BEGIN
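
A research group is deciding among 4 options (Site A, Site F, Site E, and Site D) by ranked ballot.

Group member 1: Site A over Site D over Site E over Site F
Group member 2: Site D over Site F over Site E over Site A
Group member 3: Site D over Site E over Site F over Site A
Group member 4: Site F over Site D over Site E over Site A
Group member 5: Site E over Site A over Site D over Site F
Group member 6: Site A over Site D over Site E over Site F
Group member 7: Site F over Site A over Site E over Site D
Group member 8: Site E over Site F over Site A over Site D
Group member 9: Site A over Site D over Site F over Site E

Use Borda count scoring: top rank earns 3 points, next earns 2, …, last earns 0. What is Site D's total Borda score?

Borda scores:
  Site A: 3 + 0 + 0 + 0 + 2 + 3 + 2 + 1 + 3 = 14
  Site F: 0 + 2 + 1 + 3 + 0 + 0 + 3 + 2 + 1 = 12
  Site E: 1 + 1 + 2 + 1 + 3 + 1 + 1 + 3 + 0 = 13
  Site D: 2 + 3 + 3 + 2 + 1 + 2 + 0 + 0 + 2 = 15

15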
END
■ PROMPT:
Please reproduce the material above exactly, line by line.

■ YOUR RESPONSE:
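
A research group is deciding among 4 options (Site A, Site F, Site E, and Site D) by ranked ballot.

Group member 1: Site A over Site D over Site E over Site F
Group member 2: Site D over Site F over Site E over Site A
Group member 3: Site D over Site E over Site F over Site A
Group member 4: Site F over Site D over Site E over Site A
Group member 5: Site E over Site A over Site D over Site F
Group member 6: Site A over Site D over Site E over Site F
Group member 7: Site F over Site A over Site E over Site D
Group member 8: Site E over Site F over Site A over Site D
Group member 9: Site A over Site D over Site F over Site E

Use Borda count scoring: top rank earns 3 points, next earns 2, …, last earns 0. What is Site D's total Borda score?

Borda scores:
  Site A: 3 + 0 + 0 + 0 + 2 + 3 + 2 + 1 + 3 = 14
  Site F: 0 + 2 + 1 + 3 + 0 + 0 + 3 + 2 + 1 = 12
  Site E: 1 + 1 + 2 + 1 + 3 + 1 + 1 + 3 + 0 = 13
  Site D: 2 + 3 + 3 + 2 + 1 + 2 + 0 + 0 + 2 = 15

15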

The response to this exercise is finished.